===== Extracted information
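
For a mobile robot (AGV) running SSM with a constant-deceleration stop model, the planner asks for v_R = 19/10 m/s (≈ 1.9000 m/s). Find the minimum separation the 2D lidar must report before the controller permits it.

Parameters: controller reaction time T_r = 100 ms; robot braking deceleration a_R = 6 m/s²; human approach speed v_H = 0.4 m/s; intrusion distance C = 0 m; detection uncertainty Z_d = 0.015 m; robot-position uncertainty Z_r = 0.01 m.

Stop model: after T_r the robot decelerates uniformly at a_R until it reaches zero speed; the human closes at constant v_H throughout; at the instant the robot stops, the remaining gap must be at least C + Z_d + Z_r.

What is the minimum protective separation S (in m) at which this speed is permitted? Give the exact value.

S_min = 273/400 m = 0.6825 m

T_s = v_R/a_R = (19/10)/6 = 0.3167 s
robot in T_r: 1.9000·0.1000 = 0.1900 m
braking distance = 1.9000²/(2·6.0000) = 0.3008 m
person approaches 0.4000·(0.1000+0.3167) = 0.1667 m
C+Z_d+Z_r = 0.0000+0.0150+0.0100 = 0.0250 m
S_min ≈ 0.1900+0.3008+0.1667+0.0250  ⇒  S_min = 273/400 m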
==========
**What to do**
The lines to reproduce run from the line containing "What is the" to the end of the listing; write them out exactly and add nothing.

**Output of the task**
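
What is the minimum protective separation S (in m) at which this speed is permitted? Give the exact value.

S_min = 273/400 m = 0.6825 m

T_s = v_R/a_R = (19/10)/6 = 0.3167 s
robot in T_r: 1.9000·0.1000 = 0.1900 m
braking distance = 1.9000²/(2·6.0000) = 0.3008 m
person approaches 0.4000·(0.1000+0.3167) = 0.1667 m
C+Z_d+Z_r = 0.0000+0.0150+0.0100 = 0.0250 m
S_min ≈ 0.1900+0.3008+0.1667+0.0250  ⇒  S_min = 273/400 m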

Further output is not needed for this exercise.